-- Exercise instructions --
Reproduce every entry precisely as written.

===

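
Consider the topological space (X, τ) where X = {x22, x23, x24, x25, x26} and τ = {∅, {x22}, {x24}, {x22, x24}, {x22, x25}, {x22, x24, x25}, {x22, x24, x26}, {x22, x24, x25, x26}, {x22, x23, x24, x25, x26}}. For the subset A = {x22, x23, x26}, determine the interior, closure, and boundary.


int(A) = {x22}, cl(A) = {x22, x23, x25, x26}, ∂A = {x23, x25, x26}.

Closed sets in (X, τ) are complements of opens:
  closed(X, τ) = {∅, {x23}, {x23, x25}, {x23, x26}, {x23, x24, x26}, {x23, x25, x26}, {x22, x23, x25, x26}, {x23, x24, x25, x26}, {x22, x23, x24, x25, x26}}.
int(A) = ⋃ {U ∈ τ : U ⊆ A}. Opens contained in A: ∅, {x22}.
Taking the union of these: int(A) = {x22}.
cl(A) = ⋂ {C closed : A ⊆ C}. Closed sets containing A: {x22, x23, x25, x26}, {x22, x23, x24, x25, x26}.
Intersecting these: cl(A) = {x22, x23, x25, x26}.
∂A = cl(A) ∖ int(A) = {x22, x23, x25, x26} ∖ {x22} = {x23, x25, x26}.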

===

-- Solution to the exercise --
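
Consider the topological space (X, τ) where X = {x22, x23, x24, x25, x26} and τ = {∅, {x22}, {x24}, {x22, x24}, {x22, x25}, {x22, x24, x25}, {x22, x24, x26}, {x22, x24, x25, x26}, {x22, x23, x24, x25, x26}}. For the subset A = {x22, x23, x26}, determine the interior, closure, and boundary.


int(A) = {x22}, cl(A) = {x22, x23, x25, x26}, ∂A = {x23, x25, x26}.

Closed sets in (X, τ) are complements of opens:
  closed(X, τ) = {∅, {x23}, {x23, x25}, {x23, x26}, {x23, x24, x26}, {x23, x25, x26}, {x22, x23, x25, x26}, {x23, x24, x25, x26}, {x22, x23, x24, x25, x26}}.
int(A) = ⋃ {U ∈ τ : U ⊆ A}. Opens contained in A: ∅, {x22}.
Taking the union of these: int(A) = {x22}.
cl(A) = ⋂ {C closed : A ⊆ C}. Closed sets containing A: {x22, x23, x25, x26}, {x22, x23, x24, x25, x26}.
Intersecting these: cl(A) = {x22, x23, x25, x26}.
∂A = cl(A) ∖ int(A) = {x22, x23, x25, x26} ∖ {x22} = {x23, x25, x26}.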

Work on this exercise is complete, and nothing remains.